#### [Description of the task]
Please give an exact copy of every line from the one holding "What is $\left(-18" through the final line of the records below.

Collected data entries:
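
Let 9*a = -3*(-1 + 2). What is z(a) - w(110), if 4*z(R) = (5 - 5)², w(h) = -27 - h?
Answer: 137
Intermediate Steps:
a = -⅓ (a = (-3*(-1 + 2))/9 = (-3*1)/9 = (⅑)*(-3) = -⅓ ≈ -0.33333)
z(R) = 0 (z(R) = (5 - 5)²/4 = (¼)*0² = (¼)*0 = 0)
z(a) - w(110) = 0 - (-27 - 1*110) = 0 - (-27 - 110) = 0 - 1*(-137) = 0 + 137 = 137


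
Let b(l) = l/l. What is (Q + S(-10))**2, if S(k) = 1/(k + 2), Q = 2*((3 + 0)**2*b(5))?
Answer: 20449/64 ≈ 319.52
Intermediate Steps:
b(l) = 1
Q = 18 (Q = 2*((3 + 0)**2*1) = 2*(3**2*1) = 2*(9*1) = 2*9 = 18)
S(k) = 1/(2 + k)
(Q + S(-10))**2 = (18 + 1/(2 - 10))**2 = (18 + 1/(-8))**2 = (18 - 1/8)**2 = (143/8)**2 = 20449/64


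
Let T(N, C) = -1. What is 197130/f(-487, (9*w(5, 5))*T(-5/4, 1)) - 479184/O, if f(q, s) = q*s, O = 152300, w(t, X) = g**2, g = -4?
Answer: -149221523/445020600 ≈ -0.33531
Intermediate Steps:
w(t, X) = 16 (w(t, X) = (-4)**2 = 16)
197130/f(-487, (9*w(5, 5))*T(-5/4, 1)) - 479184/O = 197130/((-487*9*16*(-1))) - 479184/152300 = 197130/((-70128*(-1))) - 479184*1/152300 = 197130/((-487*(-144))) - 119796/38075 = 197130/70128 - 119796/38075 = 197130*(1/70128) - 119796/38075 = 32855/11688 - 119796/38075 = -149221523/445020600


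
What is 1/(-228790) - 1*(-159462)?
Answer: 36483310979/228790 ≈ 1.5946e+5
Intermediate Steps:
1/(-228790) - 1*(-159462) = -1/228790 + 159462 = 36483310979/228790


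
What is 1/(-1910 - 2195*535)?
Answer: -1/2196175 ≈ -4.5534e-7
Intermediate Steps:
1/(-1910 - 2195*535) = (1/535)/(-4105) = -1/4105*1/535 = -1/2196175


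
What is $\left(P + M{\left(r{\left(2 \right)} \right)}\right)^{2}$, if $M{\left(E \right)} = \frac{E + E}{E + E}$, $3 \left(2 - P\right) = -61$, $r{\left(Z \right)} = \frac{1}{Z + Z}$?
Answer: $\frac{4900}{9} \approx 544.44$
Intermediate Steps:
$r{\left(Z \right)} = \frac{1}{2 Z}$
$P = \frac{67}{3}$ ($P = 2 - - \frac{61}{3} = 2 + \frac{61}{3} = \frac{67}{3} \approx 22.333$)
$M{\left(E \right)} = 1$ ($M{\left(E \right)} = \frac{2 E}{2 E} = 2 E \frac{1}{2 E} = 1$)
$\left(P + M{\left(r{\left(2 \right)} \right)}\right)^{2} = \left(\frac{67}{3} + 1\right)^{2} = \left(\frac{70}{3}\right)^{2} = \frac{4900}{9}$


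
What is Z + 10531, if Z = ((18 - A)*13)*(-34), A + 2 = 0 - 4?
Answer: -77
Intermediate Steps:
A = -6 (A = -2 + (0 - 4) = -2 - 4 = -6)
Z = -10608 (Z = ((18 - 1*(-6))*13)*(-34) = ((18 + 6)*13)*(-34) = (24*13)*(-34) = 312*(-34) = -10608)
Z + 10531 = -10608 + 10531 = -77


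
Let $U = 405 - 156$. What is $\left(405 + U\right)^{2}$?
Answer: $427716$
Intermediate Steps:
$U = 249$ ($U = 405 - 156 = 249$)
$\left(405 + U\right)^{2} = \left(405 + 249\right)^{2} = 654^{2} = 427716$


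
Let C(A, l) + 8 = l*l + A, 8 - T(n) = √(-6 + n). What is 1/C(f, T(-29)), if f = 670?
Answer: I/(16*√35 + 691*I) ≈ 0.0014205 + 0.00019459*I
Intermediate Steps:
T(n) = 8 - √(-6 + n)
C(A, l) = -8 + A + l² (C(A, l) = -8 + (l*l + A) = -8 + (l² + A) = -8 + (A + l²) = -8 + A + l²)
1/C(f, T(-29)) = 1/(-8 + 670 + (8 - √(-6 - 29))²) = 1/(-8 + 670 + (8 - √(-35))²) = 1/(-8 + 670 + (8 - I*√35)²) = 1/(662 + (8 - I*√35)²)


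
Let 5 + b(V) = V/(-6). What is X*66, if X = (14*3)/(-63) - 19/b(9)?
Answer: 1936/13 ≈ 148.92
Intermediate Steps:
b(V) = -5 - V/6 (b(V) = -5 + V/(-6) = -5 + V*(-1/6) = -5 - V/6)
X = 88/39 (X = (14*3)/(-63) - 19/(-5 - 1/6*9) = 42*(-1/63) - 19/(-5 - 3/2) = -2/3 - 19/(-13/2) = -2/3 - 19*(-2/13) = -2/3 + 38/13 = 88/39 ≈ 2.2564)
X*66 = (88/39)*66 = 1936/13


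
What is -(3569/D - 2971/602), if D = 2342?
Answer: 1202386/352471 ≈ 3.4113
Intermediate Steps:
-(3569/D - 2971/602) = -(3569/2342 - 2971/602) = -1*(-1202386/352471) = 1202386/352471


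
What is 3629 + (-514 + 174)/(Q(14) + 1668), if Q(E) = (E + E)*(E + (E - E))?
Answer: 373770/103 ≈ 3628.8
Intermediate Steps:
Q(E) = 2*E² (Q(E) = (2*E)*(E + 0) = (2*E)*E = 2*E²)
3629 + (-514 + 174)/(Q(14) + 1668) = 3629 + (-514 + 174)/(2*14² + 1668) = 3629 - 340/(2*196 + 1668) = 3629 - 340/(392 + 1668) = 3629 - 340/2060 = 3629 - 340*1/2060 = 3629 - 17/103 = 373770/103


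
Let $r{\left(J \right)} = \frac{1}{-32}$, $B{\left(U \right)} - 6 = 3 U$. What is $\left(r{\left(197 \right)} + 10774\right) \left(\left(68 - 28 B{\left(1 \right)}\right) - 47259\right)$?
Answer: $- \frac{16356780781}{32} \approx -5.1115 \cdot 10^{8}$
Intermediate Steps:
$B{\left(U \right)} = 6 + 3 U$
$r{\left(J \right)} = - \frac{1}{32}$
$\left(r{\left(197 \right)} + 10774\right) \left(\left(68 - 28 B{\left(1 \right)}\right) - 47259\right) = \left(- \frac{1}{32} + 10774\right) \left(\left(68 - 28 \left(6 + 3 \cdot 1\right)\right) - 47259\right) = \frac{344767 \left(\left(68 - 28 \left(6 + 3\right)\right) - 47259\right)}{32} = \frac{344767 \left(\left(68 - 252\right) - 47259\right)}{32} = \frac{344767 \left(-184 - 47259\right)}{32} = \frac{344767}{32} \left(-47443\right) = - \frac{16356780781}{32}$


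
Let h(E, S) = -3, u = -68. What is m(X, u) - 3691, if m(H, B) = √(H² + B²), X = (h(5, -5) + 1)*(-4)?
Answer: -3691 + 4*√293 ≈ -3622.5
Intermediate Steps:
X = 8 (X = (-3 + 1)*(-4) = -2*(-4) = 8)
m(H, B) = √(B² + H²)
m(X, u) - 3691 = √((-68)² + 8²) - 3691 = √(4624 + 64) - 3691 = √4688 - 3691 = 4*√293 - 3691 = -3691 + 4*√293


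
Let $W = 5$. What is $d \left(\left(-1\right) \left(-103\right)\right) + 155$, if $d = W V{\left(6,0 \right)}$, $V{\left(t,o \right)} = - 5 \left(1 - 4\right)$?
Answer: $7880$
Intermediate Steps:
$V{\left(t,o \right)} = 15$ ($V{\left(t,o \right)} = \left(-5\right) \left(-3\right) = 15$)
$d = 75$ ($d = 5 \cdot 15 = 75$)
$d \left(\left(-1\right) \left(-103\right)\right) + 155 = 75 \left(\left(-1\right) \left(-103\right)\right) + 155 = 75 \cdot 103 + 155 = 7725 + 155 = 7880$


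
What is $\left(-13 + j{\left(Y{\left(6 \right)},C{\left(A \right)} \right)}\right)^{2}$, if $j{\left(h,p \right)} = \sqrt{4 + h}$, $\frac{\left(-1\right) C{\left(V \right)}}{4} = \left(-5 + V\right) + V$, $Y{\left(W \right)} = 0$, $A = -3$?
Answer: $121$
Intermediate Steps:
$C{\left(V \right)} = 20 - 8 V$ ($C{\left(V \right)} = - 4 \left(\left(-5 + V\right) + V\right) = - 4 \left(-5 + 2 V\right) = 20 - 8 V$)
$\left(-13 + j{\left(Y{\left(6 \right)},C{\left(A \right)} \right)}\right)^{2} = \left(-13 + \sqrt{4 + 0}\right)^{2} = \left(-13 + \sqrt{4}\right)^{2} = \left(-13 + 2\right)^{2} = \left(-11\right)^{2} = 121$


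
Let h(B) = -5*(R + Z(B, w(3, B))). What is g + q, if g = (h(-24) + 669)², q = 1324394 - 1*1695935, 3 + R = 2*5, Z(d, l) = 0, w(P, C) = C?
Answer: 30415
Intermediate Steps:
R = 7 (R = -3 + 2*5 = -3 + 10 = 7)
h(B) = -35 (h(B) = -5*(7 + 0) = -5*7 = -35)
q = -371541 (q = 1324394 - 1695935 = -371541)
g = 401956 (g = (-35 + 669)² = 634² = 401956)
g + q = 401956 - 371541 = 30415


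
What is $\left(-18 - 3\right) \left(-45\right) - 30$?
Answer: $915$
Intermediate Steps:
$\left(-18 - 3\right) \left(-45\right) - 30 = \left(-21\right) \left(-45\right) - 30 = 945 - 30 = 915$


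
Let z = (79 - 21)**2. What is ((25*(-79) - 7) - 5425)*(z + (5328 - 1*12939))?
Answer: 31457529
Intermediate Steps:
z = 3364 (z = 58**2 = 3364)
((25*(-79) - 7) - 5425)*(z + (5328 - 1*12939)) = ((25*(-79) - 7) - 5425)*(3364 + (5328 - 1*12939)) = ((-1975 - 7) - 5425)*(3364 + (5328 - 12939)) = (-1982 - 5425)*(3364 - 7611) = -7407*(-4247) = 31457529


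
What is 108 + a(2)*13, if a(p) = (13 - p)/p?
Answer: 359/2 ≈ 179.50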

#### [Task answer]
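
What is $\left(-18 - 3\right) \left(-45\right) - 30$?
Answer: $915$
Intermediate Steps:
$\left(-18 - 3\right) \left(-45\right) - 30 = \left(-21\right) \left(-45\right) - 30 = 945 - 30 = 915$


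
Let z = (79 - 21)**2. What is ((25*(-79) - 7) - 5425)*(z + (5328 - 1*12939))?
Answer: 31457529
Intermediate Steps:
z = 3364 (z = 58**2 = 3364)
((25*(-79) - 7) - 5425)*(z + (5328 - 1*12939)) = ((25*(-79) - 7) - 5425)*(3364 + (5328 - 1*12939)) = ((-1975 - 7) - 5425)*(3364 + (5328 - 12939)) = (-1982 - 5425)*(3364 - 7611) = -7407*(-4247) = 31457529


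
What is 108 + a(2)*13, if a(p) = (13 - p)/p?
Answer: 359/2 ≈ 179.50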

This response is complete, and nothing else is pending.